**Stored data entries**
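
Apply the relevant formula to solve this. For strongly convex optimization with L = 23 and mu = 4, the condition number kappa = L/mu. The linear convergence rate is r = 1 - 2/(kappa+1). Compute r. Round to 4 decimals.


Step 1: Compute the condition number.
kappa = L/mu = 23/4 = 5.75
Step 2: Compute the convergence rate.
r = 1 - 2/(kappa + 1) = 1 - 2*mu/(L + mu) = (L - mu)/(L + mu) = 19/27 = 0.7037


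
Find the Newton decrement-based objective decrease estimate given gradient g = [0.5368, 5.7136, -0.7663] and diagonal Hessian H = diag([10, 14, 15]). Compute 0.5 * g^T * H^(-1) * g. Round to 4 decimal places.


Step 1: H is diagonal, so H^(-1) * g = [0.0537, 0.4081, -0.0511].
Step 2: g^T H^(-1) g = sum_i g_i^2 / H_ii
  = (0.5368)^2/10 + (5.7136)^2/14 + (-0.7663)^2/15
  = 0.0288 + 2.3318 + 0.0391 = 2.3998
Step 3: Objective decrease = 0.5 * g^T H^(-1) g = 1.1999


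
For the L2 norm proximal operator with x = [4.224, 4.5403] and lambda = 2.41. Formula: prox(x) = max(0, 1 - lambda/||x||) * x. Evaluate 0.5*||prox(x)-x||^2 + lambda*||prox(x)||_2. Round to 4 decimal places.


Step 1: Compute ||x||.
||x|| = 6.2013
Step 2: Compute scaling factor.
scale = max(0, 1 - 2.41/6.2013) = 0.6114
Step 3: prox(x) = [2.5824, 2.7758]
||prox(x)|| = 3.7913
Step 4: Proximal objective.
0.5*||prox-x||^2 = 2.9041
lambda*||prox|| = 9.137
Total = 12.0412


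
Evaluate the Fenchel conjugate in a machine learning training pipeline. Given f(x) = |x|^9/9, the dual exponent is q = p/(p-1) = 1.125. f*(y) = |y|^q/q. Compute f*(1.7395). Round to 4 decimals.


The conjugate exponent q satisfies 1/p + 1/q = 1.
p = 9, so q = 9/(9 - 1) = 1.125
|y|^q = 1.7395^1.125 = 1.8641
f*(1.7395) = 1.8641 / 1.125 = 1.657


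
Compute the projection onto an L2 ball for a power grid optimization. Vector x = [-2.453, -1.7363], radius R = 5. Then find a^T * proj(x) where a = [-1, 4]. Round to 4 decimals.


Step 1: Compute ||x|| (intermediates to 6 decimals).
||x|| = sqrt((-2.453)^2 + (-1.7363)^2) = 3.00532
Step 2: Project.
Since ||x|| <= R, proj = x (no scaling needed).
proj(x) = [-2.453, -1.7363]
Step 3: Dot product.
a^T * proj(x) = -1*(-2.453) + 4*(-1.7363) = -4.4922


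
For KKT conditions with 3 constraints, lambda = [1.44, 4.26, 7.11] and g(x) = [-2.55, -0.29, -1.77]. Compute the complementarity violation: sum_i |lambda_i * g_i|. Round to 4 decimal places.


KKT complementary slackness check:
lambda_1 * g_1 = 1.44 * -2.55 = -3.672
lambda_2 * g_2 = 4.26 * -0.29 = -1.2354
lambda_3 * g_3 = 7.11 * -1.77 = -12.5847
Total violation = 3.672 + 1.2354 + 12.5847 = 17.4921


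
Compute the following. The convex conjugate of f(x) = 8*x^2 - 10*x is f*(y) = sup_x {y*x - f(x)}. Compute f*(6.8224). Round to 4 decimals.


f*(y) = sup_x {y*x - a*x^2 - b*x} = sup_x {(y-b)*x - a*x^2}
FOC: (y - b) - 2a*x = 0 => x* = (y - b)/(2a)
x* = (6.8224 + 10)/(2*8) = 1.0514
f*(6.8224) = (y-b)^2/(4a) = (6.8224 + 10)^2/(4*8)
= 282.9931/32 = 8.8435


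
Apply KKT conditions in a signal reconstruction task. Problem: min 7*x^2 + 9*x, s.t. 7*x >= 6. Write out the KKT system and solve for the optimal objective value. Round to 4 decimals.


Step 1: Try lambda = 0 (constraint inactive).
x_unc = -9/(2*7) = -0.6429
Check: 7*-0.6429 = -4.5003 < 6 -- violated!
Step 2: Constraint must be active: 7*x = 6
x* = 6/7 = 0.8571 (rounded; the exact value 6/7 is used below)
lambda = (2*7*(6/7) + 9)/7 = 3.0
Step 3: Compute optimal value.
f(x*) = 7*(6/7)^2 + 9*(6/7) = 12.8571


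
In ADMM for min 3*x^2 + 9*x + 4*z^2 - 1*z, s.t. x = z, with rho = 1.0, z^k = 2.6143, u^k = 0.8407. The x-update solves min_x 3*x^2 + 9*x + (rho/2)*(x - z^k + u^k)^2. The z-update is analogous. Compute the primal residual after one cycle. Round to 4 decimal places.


ADMM iteration with rho = 1.0, z^k = 2.6143, u^k = 0.8407
Step 1: x-update.
Minimize 3*x^2 + 9*x + (1.0/2)*(x - 2.6143 + 0.8407)^2
FOC: (2*3 + 1.0)*x = -9 + 1.0*(2.6143 - 0.8407)
x^{k+1} = -1.0323
Step 2: z-update.
Minimize 4*z^2 - 1*z + (1.0/2)*(-1.0323 - z + 0.8407)^2
FOC: (2*4 + 1.0)*z = 1 + 1.0*(-1.0323 + 0.8407)
z^{k+1} = 0.0898
Step 3: u-update.
u^{k+1} = 0.8407 - 1.0323 - 0.0898 = -0.2815
Step 4: Primal residual = |-1.0323 - 0.0898| = 1.1222


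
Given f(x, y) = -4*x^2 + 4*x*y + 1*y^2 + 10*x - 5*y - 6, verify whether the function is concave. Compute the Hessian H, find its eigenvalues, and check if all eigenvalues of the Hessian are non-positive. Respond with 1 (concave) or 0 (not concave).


The Hessian of f(x,y) = -4*x^2 + 4*x*y + 1*y^2 + 10*x - 5*y - 6 is:
H = [[-8, 4], [4, 2]]
Trace = -8 + 2 = -6
Determinant = -8*2 - (4)^2 = -32
Discriminant = (-6)^2 - 4*-32 = 164.0
Eigenvalues: lambda_1 = -9.4031, lambda_2 = 3.4031
The function is not concave.

0


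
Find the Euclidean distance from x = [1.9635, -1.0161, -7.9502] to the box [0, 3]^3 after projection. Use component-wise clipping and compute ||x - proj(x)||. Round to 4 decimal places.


Project each component onto [0, 3].
clip(1.9635) = 1.9635, clip(-1.0161) = 0.0, clip(-7.9502) = 0.0
Projection = [1.9635, 0.0, 0.0]
Squared diffs: [0.0, 1.0325, 63.2057]
Distance = sqrt(64.2382) = 8.0149


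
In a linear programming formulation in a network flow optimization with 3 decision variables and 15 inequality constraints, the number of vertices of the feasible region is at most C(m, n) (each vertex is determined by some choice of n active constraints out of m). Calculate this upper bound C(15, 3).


Each vertex corresponds to some choice of n active constraints out of m, so the number of vertices is at most C(m, n) = m! / (n!(m-n)!).
m = 15, n = 3
Numerator: 15 * 14 * 13
Denominator: 3! = 6
C(15, 3) = 455


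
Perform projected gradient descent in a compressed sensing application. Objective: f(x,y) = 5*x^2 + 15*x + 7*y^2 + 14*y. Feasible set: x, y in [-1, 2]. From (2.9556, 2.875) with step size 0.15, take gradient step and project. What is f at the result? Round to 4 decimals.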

**The problem**
Output the data exactly, so that every line matches the original.

**Result of this task**
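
Apply the relevant formula to solve this. For strongly convex optimization with L = 23 and mu = 4, the condition number kappa = L/mu. The linear convergence rate is r = 1 - 2/(kappa+1). Compute r. Round to 4 decimals.


Step 1: Compute the condition number.
kappa = L/mu = 23/4 = 5.75
Step 2: Compute the convergence rate.
r = 1 - 2/(kappa + 1) = 1 - 2*mu/(L + mu) = (L - mu)/(L + mu) = 19/27 = 0.7037


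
Find the Newton decrement-based objective decrease estimate given gradient g = [0.5368, 5.7136, -0.7663] and diagonal Hessian H = diag([10, 14, 15]). Compute 0.5 * g^T * H^(-1) * g. Round to 4 decimal places.


Step 1: H is diagonal, so H^(-1) * g = [0.0537, 0.4081, -0.0511].
Step 2: g^T H^(-1) g = sum_i g_i^2 / H_ii
  = (0.5368)^2/10 + (5.7136)^2/14 + (-0.7663)^2/15
  = 0.0288 + 2.3318 + 0.0391 = 2.3998
Step 3: Objective decrease = 0.5 * g^T H^(-1) g = 1.1999


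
For the L2 norm proximal operator with x = [4.224, 4.5403] and lambda = 2.41. Formula: prox(x) = max(0, 1 - lambda/||x||) * x. Evaluate 0.5*||prox(x)-x||^2 + lambda*||prox(x)||_2. Round to 4 decimal places.


Step 1: Compute ||x||.
||x|| = 6.2013
Step 2: Compute scaling factor.
scale = max(0, 1 - 2.41/6.2013) = 0.6114
Step 3: prox(x) = [2.5824, 2.7758]
||prox(x)|| = 3.7913
Step 4: Proximal objective.
0.5*||prox-x||^2 = 2.9041
lambda*||prox|| = 9.137
Total = 12.0412


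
Evaluate the Fenchel conjugate in a machine learning training pipeline. Given f(x) = |x|^9/9, the dual exponent is q = p/(p-1) = 1.125. f*(y) = |y|^q/q. Compute f*(1.7395). Round to 4 decimals.


The conjugate exponent q satisfies 1/p + 1/q = 1.
p = 9, so q = 9/(9 - 1) = 1.125
|y|^q = 1.7395^1.125 = 1.8641
f*(1.7395) = 1.8641 / 1.125 = 1.657


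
Compute the projection onto an L2 ball for a power grid optimization. Vector x = [-2.453, -1.7363], radius R = 5. Then find a^T * proj(x) where a = [-1, 4]. Round to 4 decimals.


Step 1: Compute ||x|| (intermediates to 6 decimals).
||x|| = sqrt((-2.453)^2 + (-1.7363)^2) = 3.00532
Step 2: Project.
Since ||x|| <= R, proj = x (no scaling needed).
proj(x) = [-2.453, -1.7363]
Step 3: Dot product.
a^T * proj(x) = -1*(-2.453) + 4*(-1.7363) = -4.4922


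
For KKT conditions with 3 constraints, lambda = [1.44, 4.26, 7.11] and g(x) = [-2.55, -0.29, -1.77]. Compute the complementarity violation: sum_i |lambda_i * g_i|. Round to 4 decimal places.


KKT complementary slackness check:
lambda_1 * g_1 = 1.44 * -2.55 = -3.672
lambda_2 * g_2 = 4.26 * -0.29 = -1.2354
lambda_3 * g_3 = 7.11 * -1.77 = -12.5847
Total violation = 3.672 + 1.2354 + 12.5847 = 17.4921


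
Compute the following. The convex conjugate of f(x) = 8*x^2 - 10*x is f*(y) = sup_x {y*x - f(x)}. Compute f*(6.8224). Round to 4 decimals.


f*(y) = sup_x {y*x - a*x^2 - b*x} = sup_x {(y-b)*x - a*x^2}
FOC: (y - b) - 2a*x = 0 => x* = (y - b)/(2a)
x* = (6.8224 + 10)/(2*8) = 1.0514
f*(6.8224) = (y-b)^2/(4a) = (6.8224 + 10)^2/(4*8)
= 282.9931/32 = 8.8435


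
Apply KKT conditions in a signal reconstruction task. Problem: min 7*x^2 + 9*x, s.t. 7*x >= 6. Write out the KKT system and solve for the optimal objective value. Round to 4 decimals.


Step 1: Try lambda = 0 (constraint inactive).
x_unc = -9/(2*7) = -0.6429
Check: 7*-0.6429 = -4.5003 < 6 -- violated!
Step 2: Constraint must be active: 7*x = 6
x* = 6/7 = 0.8571 (rounded; the exact value 6/7 is used below)
lambda = (2*7*(6/7) + 9)/7 = 3.0
Step 3: Compute optimal value.
f(x*) = 7*(6/7)^2 + 9*(6/7) = 12.8571


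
In ADMM for min 3*x^2 + 9*x + 4*z^2 - 1*z, s.t. x = z, with rho = 1.0, z^k = 2.6143, u^k = 0.8407. The x-update solves min_x 3*x^2 + 9*x + (rho/2)*(x - z^k + u^k)^2. The z-update is analogous. Compute the primal residual after one cycle. Round to 4 decimal places.


ADMM iteration with rho = 1.0, z^k = 2.6143, u^k = 0.8407
Step 1: x-update.
Minimize 3*x^2 + 9*x + (1.0/2)*(x - 2.6143 + 0.8407)^2
FOC: (2*3 + 1.0)*x = -9 + 1.0*(2.6143 - 0.8407)
x^{k+1} = -1.0323
Step 2: z-update.
Minimize 4*z^2 - 1*z + (1.0/2)*(-1.0323 - z + 0.8407)^2
FOC: (2*4 + 1.0)*z = 1 + 1.0*(-1.0323 + 0.8407)
z^{k+1} = 0.0898
Step 3: u-update.
u^{k+1} = 0.8407 - 1.0323 - 0.0898 = -0.2815
Step 4: Primal residual = |-1.0323 - 0.0898| = 1.1222


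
Given f(x, y) = -4*x^2 + 4*x*y + 1*y^2 + 10*x - 5*y - 6, verify whether the function is concave. Compute the Hessian H, find its eigenvalues, and check if all eigenvalues of the Hessian are non-positive. Respond with 1 (concave) or 0 (not concave).


The Hessian of f(x,y) = -4*x^2 + 4*x*y + 1*y^2 + 10*x - 5*y - 6 is:
H = [[-8, 4], [4, 2]]
Trace = -8 + 2 = -6
Determinant = -8*2 - (4)^2 = -32
Discriminant = (-6)^2 - 4*-32 = 164.0
Eigenvalues: lambda_1 = -9.4031, lambda_2 = 3.4031
The function is not concave.

0


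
Find the Euclidean distance from x = [1.9635, -1.0161, -7.9502] to the box [0, 3]^3 after projection. Use component-wise clipping and compute ||x - proj(x)||. Round to 4 decimal places.


Project each component onto [0, 3].
clip(1.9635) = 1.9635, clip(-1.0161) = 0.0, clip(-7.9502) = 0.0
Projection = [1.9635, 0.0, 0.0]
Squared diffs: [0.0, 1.0325, 63.2057]
Distance = sqrt(64.2382) = 8.0149


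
In a linear programming formulation in a network flow optimization with 3 decision variables and 15 inequality constraints, the number of vertices of the feasible region is at most C(m, n) (each vertex is determined by some choice of n active constraints out of m). Calculate this upper bound C(15, 3).


Each vertex corresponds to some choice of n active constraints out of m, so the number of vertices is at most C(m, n) = m! / (n!(m-n)!).
m = 15, n = 3
Numerator: 15 * 14 * 13
Denominator: 3! = 6
C(15, 3) = 455


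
Perform projected gradient descent in a compressed sensing application. Objective: f(x,y) = 5*x^2 + 15*x + 7*y^2 + 14*y. Feasible set: x, y in [-1, 2]. From (2.9556, 2.875) with step size 0.15, take gradient step and project. What is f at the result? Round to 4 decimals.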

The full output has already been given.